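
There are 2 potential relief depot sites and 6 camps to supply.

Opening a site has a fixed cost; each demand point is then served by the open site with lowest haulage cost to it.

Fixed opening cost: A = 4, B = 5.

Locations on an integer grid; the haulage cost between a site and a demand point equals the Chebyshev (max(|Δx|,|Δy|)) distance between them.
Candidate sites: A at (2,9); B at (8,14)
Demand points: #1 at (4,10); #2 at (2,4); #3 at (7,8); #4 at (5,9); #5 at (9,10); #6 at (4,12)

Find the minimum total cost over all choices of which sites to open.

Open {A}: assign each demand point to its cheapest open site.
  #1→A 2, #2→A 5, #3→A 5, #4→A 3, #5→A 7, #6→A 3
  haulage cost 25, fixed 4 → total 29.
Compare {A, B}: haulage cost 22 + fixed 9 = 31.
Compare {B}: haulage cost 33 + fixed 5 = 38.

29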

__________

TASK INSTRUCTIONS » All the lines above need to be printed again, exactly.

RESPONSE FOR THIS EXERCISE »
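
There are 2 potential relief depot sites and 6 camps to supply.

Opening a site has a fixed cost; each demand point is then served by the open site with lowest haulage cost to it.

Fixed opening cost: A = 4, B = 5.

Locations on an integer grid; the haulage cost between a site and a demand point equals the Chebyshev (max(|Δx|,|Δy|)) distance between them.
Candidate sites: A at (2,9); B at (8,14)
Demand points: #1 at (4,10); #2 at (2,4); #3 at (7,8); #4 at (5,9); #5 at (9,10); #6 at (4,12)

Find the minimum total cost over all choices of which sites to open.

Open {A}: assign each demand point to its cheapest open site.
  #1→A 2, #2→A 5, #3→A 5, #4→A 3, #5→A 7, #6→A 3
  haulage cost 25, fixed 4 → total 29.
Compare {A, B}: haulage cost 22 + fixed 9 = 31.
Compare {B}: haulage cost 33 + fixed 5 = 38.

29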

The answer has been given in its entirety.